**Exercise description:** Take the line containing "For a soybean field of 2.94" and every line after it to the end of the data, and write them out exactly as they appear.

*** Opening of Exercise input ***

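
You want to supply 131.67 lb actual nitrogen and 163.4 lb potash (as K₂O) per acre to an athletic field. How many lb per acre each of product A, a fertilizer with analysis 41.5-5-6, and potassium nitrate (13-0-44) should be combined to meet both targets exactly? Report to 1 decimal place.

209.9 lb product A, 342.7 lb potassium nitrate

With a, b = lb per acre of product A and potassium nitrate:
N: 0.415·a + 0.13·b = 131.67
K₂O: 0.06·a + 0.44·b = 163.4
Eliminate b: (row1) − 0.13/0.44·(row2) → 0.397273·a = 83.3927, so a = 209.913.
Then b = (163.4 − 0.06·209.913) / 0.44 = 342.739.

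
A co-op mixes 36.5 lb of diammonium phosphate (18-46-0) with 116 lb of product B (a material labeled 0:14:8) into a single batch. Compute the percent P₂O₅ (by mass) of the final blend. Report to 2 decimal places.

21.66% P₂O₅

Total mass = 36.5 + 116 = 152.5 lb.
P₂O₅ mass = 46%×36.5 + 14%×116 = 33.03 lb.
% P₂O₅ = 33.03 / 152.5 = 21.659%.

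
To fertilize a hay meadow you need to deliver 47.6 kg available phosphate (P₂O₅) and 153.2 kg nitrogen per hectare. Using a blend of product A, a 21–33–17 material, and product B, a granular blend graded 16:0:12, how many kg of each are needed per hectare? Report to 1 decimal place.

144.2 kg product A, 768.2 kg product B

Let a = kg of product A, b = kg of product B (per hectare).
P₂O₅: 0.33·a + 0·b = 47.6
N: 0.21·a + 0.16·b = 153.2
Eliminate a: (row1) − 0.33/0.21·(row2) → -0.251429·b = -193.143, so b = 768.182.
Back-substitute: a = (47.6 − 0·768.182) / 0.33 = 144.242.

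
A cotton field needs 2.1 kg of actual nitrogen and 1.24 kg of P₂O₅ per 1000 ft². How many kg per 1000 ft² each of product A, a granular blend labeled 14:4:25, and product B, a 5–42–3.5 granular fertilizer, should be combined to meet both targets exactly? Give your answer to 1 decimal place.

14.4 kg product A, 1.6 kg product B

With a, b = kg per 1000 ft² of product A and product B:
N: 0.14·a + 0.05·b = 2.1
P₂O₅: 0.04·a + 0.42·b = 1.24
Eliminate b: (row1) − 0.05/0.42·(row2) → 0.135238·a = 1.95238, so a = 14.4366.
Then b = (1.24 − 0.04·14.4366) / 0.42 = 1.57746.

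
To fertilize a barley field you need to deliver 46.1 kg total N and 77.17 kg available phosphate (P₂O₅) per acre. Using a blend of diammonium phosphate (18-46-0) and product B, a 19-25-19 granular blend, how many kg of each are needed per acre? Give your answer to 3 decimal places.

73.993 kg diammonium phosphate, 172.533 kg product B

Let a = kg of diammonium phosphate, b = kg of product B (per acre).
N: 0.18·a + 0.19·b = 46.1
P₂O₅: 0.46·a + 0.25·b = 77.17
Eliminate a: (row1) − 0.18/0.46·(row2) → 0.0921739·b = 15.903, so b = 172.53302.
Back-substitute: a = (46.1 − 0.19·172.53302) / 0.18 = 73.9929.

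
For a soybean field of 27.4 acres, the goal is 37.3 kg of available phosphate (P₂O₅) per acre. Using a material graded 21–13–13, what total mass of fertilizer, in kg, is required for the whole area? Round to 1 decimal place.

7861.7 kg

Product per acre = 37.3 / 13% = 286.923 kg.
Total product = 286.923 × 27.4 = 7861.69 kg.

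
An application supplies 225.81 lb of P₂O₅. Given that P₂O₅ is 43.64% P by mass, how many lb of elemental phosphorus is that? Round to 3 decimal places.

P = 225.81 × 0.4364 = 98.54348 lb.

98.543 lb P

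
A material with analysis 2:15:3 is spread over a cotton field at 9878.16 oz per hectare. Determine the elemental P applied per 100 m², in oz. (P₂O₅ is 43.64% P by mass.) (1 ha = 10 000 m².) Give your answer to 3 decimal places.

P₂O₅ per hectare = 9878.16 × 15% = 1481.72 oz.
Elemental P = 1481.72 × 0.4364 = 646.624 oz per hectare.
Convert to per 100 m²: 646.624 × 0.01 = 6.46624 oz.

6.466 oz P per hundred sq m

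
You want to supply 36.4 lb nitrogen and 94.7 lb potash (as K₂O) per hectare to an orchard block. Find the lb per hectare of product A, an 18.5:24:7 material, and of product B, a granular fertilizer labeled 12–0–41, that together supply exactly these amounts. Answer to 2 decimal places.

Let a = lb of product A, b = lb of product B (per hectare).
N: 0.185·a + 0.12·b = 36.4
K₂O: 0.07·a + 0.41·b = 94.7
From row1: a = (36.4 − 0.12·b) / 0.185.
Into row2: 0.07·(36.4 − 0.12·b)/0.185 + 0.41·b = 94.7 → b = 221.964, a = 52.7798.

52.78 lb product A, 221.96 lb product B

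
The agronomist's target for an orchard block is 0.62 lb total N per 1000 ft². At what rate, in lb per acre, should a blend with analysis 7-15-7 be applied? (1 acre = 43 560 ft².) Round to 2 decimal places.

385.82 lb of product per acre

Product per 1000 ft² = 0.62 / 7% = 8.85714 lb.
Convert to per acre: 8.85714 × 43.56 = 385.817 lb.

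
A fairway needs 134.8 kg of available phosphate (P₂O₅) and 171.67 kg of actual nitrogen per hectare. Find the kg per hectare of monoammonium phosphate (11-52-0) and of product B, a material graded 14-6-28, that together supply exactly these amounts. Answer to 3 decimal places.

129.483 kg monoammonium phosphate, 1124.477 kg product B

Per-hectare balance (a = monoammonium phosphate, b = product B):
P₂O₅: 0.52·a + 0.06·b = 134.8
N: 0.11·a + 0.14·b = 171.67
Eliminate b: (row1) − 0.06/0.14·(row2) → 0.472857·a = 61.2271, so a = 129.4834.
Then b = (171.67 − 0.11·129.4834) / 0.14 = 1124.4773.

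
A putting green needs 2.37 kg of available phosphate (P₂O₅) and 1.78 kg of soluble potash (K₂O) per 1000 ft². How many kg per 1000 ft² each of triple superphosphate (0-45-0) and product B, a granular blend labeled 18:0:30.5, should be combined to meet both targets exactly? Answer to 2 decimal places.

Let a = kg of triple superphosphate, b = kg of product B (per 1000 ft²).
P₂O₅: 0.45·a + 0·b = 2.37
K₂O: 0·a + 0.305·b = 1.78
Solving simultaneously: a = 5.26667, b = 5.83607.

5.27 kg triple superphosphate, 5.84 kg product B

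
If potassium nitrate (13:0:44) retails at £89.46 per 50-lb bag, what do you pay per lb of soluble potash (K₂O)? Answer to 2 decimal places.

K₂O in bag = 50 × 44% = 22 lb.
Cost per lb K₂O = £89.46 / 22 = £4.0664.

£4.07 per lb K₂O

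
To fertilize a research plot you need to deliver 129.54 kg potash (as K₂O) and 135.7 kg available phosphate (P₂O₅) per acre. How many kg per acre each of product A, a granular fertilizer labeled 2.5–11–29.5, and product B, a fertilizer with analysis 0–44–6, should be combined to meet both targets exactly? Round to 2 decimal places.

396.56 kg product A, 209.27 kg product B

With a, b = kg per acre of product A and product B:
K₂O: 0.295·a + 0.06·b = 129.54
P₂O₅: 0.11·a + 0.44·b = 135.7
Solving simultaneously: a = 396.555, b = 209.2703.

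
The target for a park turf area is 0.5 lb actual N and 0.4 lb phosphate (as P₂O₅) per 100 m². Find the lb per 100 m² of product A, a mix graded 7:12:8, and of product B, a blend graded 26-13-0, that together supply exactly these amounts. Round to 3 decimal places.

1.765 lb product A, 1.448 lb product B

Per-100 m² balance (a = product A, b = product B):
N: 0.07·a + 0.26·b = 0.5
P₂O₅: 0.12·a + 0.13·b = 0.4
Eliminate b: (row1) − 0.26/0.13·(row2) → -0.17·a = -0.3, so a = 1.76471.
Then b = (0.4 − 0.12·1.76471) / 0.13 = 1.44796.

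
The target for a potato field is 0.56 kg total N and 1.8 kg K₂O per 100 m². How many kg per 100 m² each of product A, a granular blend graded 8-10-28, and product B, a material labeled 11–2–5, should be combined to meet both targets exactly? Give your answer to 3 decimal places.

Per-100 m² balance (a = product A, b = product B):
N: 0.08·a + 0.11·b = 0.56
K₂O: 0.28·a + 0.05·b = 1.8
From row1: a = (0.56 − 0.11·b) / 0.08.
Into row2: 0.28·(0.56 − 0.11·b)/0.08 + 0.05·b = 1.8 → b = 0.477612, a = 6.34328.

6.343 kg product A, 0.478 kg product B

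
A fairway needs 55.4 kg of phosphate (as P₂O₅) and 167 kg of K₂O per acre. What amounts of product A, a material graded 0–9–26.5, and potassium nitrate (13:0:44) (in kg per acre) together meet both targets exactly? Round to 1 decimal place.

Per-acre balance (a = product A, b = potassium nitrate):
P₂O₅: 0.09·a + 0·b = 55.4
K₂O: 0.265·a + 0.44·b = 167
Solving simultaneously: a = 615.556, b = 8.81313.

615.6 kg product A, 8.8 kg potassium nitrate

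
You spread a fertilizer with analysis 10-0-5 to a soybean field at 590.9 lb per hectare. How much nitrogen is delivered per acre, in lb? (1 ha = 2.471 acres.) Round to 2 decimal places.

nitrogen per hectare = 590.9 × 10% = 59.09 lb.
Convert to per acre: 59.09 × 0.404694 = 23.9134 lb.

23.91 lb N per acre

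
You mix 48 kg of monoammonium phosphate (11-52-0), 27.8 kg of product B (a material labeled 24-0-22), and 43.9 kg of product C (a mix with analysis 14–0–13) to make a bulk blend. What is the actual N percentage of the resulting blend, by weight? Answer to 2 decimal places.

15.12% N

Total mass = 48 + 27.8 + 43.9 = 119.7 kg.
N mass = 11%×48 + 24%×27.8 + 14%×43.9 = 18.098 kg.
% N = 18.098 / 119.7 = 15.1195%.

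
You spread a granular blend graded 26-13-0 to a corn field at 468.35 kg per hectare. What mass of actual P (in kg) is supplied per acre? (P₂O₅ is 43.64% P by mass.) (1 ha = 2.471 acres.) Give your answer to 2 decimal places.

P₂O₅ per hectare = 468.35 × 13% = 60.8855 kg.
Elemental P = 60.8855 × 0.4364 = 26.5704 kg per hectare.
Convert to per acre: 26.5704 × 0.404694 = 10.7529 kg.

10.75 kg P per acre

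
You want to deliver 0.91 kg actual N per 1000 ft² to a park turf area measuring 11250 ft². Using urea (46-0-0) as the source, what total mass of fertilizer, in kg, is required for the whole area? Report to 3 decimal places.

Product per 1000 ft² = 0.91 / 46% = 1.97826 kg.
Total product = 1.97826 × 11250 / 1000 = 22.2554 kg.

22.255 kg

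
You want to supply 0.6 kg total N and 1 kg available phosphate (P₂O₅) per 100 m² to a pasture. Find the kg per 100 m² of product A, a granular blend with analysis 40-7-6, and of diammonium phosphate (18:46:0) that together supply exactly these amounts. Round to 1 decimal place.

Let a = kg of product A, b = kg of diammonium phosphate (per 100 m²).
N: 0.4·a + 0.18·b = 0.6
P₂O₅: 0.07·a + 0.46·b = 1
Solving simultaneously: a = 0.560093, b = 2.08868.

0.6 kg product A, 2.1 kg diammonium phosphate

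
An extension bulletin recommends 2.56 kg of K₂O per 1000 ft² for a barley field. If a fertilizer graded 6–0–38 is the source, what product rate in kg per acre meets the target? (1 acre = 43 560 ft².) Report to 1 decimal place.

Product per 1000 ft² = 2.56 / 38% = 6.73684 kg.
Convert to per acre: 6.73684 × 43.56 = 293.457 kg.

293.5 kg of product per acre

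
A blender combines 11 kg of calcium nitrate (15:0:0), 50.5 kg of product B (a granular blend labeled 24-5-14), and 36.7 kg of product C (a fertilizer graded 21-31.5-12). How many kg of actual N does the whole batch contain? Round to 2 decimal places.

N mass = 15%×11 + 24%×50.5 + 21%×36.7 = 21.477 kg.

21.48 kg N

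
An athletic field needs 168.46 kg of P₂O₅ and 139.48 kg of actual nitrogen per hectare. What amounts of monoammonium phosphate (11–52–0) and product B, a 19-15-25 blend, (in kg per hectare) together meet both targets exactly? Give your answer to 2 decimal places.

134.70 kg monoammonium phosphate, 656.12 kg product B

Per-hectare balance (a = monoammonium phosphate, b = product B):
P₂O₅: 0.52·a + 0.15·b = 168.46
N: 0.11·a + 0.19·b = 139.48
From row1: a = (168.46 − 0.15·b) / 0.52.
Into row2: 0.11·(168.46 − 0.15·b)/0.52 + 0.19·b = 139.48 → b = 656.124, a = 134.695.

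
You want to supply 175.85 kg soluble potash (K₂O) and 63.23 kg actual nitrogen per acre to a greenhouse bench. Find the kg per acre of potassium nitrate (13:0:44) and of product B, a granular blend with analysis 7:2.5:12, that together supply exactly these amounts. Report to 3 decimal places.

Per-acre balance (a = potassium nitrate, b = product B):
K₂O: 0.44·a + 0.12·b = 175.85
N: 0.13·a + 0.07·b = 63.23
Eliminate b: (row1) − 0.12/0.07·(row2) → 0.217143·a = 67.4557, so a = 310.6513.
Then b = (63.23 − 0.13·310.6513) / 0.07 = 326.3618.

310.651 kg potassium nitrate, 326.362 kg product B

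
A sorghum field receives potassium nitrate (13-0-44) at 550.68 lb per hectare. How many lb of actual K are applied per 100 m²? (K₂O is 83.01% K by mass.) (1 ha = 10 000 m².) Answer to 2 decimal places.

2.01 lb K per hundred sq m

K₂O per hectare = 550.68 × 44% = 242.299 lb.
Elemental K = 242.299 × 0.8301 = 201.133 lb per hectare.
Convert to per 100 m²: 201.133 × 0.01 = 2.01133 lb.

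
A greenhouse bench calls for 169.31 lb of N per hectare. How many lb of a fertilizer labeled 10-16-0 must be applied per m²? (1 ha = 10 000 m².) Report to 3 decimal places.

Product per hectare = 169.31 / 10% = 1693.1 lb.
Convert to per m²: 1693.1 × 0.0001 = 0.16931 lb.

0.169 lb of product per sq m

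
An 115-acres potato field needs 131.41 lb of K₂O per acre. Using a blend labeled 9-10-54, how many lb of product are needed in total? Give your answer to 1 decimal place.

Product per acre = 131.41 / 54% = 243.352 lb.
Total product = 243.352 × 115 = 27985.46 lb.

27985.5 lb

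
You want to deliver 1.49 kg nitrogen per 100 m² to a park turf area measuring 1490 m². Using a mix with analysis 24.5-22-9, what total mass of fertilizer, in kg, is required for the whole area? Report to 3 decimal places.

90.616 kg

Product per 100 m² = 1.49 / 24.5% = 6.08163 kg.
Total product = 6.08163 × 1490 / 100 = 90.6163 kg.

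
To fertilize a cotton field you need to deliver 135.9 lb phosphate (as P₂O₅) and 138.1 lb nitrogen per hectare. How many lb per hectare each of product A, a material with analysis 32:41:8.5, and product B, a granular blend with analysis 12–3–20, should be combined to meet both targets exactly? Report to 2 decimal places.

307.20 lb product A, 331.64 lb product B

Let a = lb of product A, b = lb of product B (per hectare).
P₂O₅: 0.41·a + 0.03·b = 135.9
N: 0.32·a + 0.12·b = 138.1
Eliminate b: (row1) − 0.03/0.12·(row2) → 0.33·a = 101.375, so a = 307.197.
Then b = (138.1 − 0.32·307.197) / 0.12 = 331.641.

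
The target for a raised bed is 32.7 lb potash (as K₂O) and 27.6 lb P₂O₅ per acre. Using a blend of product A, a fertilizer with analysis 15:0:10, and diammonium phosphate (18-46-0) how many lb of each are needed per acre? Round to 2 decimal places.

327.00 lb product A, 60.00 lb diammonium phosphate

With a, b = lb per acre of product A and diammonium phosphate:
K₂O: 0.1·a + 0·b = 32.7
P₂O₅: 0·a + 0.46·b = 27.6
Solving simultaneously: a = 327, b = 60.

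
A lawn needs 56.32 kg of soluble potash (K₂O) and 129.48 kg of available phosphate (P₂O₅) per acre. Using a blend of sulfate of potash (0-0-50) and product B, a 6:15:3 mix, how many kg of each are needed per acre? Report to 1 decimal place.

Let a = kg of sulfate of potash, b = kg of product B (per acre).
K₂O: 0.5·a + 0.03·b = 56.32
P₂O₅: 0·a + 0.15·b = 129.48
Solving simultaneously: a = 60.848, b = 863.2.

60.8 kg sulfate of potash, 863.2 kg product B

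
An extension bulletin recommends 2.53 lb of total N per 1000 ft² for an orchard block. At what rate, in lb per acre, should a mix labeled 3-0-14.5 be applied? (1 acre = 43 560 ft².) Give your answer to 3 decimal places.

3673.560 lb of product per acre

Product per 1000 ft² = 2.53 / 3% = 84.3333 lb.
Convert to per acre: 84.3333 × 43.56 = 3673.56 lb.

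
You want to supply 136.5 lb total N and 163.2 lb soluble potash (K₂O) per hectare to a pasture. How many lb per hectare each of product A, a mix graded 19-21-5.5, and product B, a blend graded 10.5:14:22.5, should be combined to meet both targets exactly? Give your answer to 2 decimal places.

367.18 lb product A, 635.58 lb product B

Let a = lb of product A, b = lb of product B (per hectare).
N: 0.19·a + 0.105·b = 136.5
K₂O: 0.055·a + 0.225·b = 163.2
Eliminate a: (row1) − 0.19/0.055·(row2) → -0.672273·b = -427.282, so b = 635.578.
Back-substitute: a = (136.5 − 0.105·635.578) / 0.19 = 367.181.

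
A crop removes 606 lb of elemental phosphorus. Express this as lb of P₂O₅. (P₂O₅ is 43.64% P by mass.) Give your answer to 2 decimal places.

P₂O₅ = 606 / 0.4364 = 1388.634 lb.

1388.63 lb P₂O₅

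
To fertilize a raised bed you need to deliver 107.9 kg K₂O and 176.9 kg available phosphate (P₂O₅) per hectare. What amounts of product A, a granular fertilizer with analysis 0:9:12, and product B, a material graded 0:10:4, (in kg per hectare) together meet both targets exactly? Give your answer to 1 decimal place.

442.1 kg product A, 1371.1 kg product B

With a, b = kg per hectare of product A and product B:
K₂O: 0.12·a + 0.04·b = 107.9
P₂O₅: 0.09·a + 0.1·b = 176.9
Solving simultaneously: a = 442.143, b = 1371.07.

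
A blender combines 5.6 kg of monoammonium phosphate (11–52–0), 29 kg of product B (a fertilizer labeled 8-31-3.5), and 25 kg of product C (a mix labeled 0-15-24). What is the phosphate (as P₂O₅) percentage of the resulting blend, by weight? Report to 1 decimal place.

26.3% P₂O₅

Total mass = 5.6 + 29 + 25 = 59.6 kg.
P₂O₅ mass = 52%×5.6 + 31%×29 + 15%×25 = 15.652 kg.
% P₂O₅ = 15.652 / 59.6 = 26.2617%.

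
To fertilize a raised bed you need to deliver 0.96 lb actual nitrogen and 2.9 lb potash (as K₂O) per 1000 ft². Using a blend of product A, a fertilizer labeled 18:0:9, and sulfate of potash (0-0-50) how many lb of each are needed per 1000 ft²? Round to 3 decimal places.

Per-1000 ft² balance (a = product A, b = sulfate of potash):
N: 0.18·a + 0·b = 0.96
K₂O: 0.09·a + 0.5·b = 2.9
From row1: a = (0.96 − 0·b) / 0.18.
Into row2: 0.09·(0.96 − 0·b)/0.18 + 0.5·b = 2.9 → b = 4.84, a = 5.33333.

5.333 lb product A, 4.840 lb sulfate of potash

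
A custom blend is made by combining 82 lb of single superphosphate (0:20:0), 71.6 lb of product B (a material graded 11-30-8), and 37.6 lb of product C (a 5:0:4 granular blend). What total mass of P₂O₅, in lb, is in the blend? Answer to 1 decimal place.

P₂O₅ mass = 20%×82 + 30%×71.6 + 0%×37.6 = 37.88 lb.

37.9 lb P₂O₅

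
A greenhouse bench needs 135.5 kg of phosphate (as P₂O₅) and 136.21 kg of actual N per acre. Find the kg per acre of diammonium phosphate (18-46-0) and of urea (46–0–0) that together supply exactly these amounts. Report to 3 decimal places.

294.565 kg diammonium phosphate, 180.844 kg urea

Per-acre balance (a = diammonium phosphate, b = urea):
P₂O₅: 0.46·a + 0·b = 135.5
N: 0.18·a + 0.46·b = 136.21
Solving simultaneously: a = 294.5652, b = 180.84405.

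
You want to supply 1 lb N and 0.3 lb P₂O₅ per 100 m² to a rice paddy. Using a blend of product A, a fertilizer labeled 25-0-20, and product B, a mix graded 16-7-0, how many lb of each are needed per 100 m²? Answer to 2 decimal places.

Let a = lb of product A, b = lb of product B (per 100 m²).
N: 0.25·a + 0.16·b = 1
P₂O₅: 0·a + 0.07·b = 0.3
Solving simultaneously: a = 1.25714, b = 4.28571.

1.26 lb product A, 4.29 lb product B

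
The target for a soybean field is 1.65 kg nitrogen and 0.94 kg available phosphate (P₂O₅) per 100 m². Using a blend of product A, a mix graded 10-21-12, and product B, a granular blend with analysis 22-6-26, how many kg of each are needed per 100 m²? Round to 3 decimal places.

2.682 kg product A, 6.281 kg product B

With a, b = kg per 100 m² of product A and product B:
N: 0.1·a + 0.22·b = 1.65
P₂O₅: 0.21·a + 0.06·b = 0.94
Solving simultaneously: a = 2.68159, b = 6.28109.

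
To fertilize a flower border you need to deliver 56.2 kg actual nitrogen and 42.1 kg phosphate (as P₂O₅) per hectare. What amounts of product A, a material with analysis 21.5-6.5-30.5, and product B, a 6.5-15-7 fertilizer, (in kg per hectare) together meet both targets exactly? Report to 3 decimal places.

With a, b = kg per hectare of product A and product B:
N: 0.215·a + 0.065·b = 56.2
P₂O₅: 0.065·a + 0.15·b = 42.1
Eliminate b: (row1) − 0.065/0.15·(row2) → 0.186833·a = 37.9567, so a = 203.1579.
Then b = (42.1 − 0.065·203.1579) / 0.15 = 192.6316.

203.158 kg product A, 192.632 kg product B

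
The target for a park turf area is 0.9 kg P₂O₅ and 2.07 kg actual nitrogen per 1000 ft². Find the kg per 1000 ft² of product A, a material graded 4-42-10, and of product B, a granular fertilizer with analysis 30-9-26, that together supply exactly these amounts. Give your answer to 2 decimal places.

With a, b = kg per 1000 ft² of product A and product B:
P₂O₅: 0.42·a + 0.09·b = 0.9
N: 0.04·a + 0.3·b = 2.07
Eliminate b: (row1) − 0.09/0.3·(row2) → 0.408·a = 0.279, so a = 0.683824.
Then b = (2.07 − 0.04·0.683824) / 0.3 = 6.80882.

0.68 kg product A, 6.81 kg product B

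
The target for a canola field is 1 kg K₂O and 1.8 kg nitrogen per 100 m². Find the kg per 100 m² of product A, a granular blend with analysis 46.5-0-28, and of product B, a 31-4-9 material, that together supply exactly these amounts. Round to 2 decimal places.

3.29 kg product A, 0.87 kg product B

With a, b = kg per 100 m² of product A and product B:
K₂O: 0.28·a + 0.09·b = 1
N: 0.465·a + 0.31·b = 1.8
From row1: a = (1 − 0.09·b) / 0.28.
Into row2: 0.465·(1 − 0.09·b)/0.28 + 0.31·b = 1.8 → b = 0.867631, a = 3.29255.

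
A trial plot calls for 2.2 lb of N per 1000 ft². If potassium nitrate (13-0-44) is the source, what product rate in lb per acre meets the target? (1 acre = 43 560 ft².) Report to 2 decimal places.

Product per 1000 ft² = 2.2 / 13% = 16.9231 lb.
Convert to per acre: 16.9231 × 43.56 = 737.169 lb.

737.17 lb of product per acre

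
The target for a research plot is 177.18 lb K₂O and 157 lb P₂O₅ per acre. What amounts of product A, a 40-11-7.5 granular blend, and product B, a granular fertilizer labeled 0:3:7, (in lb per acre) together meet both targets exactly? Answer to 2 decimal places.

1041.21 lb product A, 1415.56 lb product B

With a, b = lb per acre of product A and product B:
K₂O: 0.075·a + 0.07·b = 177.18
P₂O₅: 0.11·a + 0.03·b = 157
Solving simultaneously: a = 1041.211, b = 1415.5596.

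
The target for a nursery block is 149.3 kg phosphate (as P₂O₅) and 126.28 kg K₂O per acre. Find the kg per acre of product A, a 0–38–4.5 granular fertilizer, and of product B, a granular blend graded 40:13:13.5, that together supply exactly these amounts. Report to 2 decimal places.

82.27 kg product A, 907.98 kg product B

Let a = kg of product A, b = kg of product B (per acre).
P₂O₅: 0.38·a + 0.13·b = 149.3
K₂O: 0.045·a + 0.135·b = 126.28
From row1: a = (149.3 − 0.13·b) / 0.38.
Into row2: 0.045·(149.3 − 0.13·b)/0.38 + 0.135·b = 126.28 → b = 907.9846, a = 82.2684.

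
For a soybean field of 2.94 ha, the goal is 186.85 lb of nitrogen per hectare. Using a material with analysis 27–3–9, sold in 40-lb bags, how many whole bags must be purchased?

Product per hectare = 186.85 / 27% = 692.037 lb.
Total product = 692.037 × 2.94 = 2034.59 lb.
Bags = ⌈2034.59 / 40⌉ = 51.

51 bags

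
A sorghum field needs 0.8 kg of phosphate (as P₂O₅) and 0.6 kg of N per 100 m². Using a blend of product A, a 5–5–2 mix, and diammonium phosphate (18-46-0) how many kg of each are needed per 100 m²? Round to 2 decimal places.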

*** Close of Exercise input ***

**Final answer:**
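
For a soybean field of 2.94 ha, the goal is 186.85 lb of nitrogen per hectare. Using a material with analysis 27–3–9, sold in 40-lb bags, how many whole bags must be purchased?

Product per hectare = 186.85 / 27% = 692.037 lb.
Total product = 692.037 × 2.94 = 2034.59 lb.
Bags = ⌈2034.59 / 40⌉ = 51.

51 bags

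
A sorghum field needs 0.8 kg of phosphate (as P₂O₅) and 0.6 kg of N per 100 m². Using a blend of product A, a 5–5–2 mix, and diammonium phosphate (18-46-0) how many kg of each are needed per 100 m²? Round to 2 decimal places.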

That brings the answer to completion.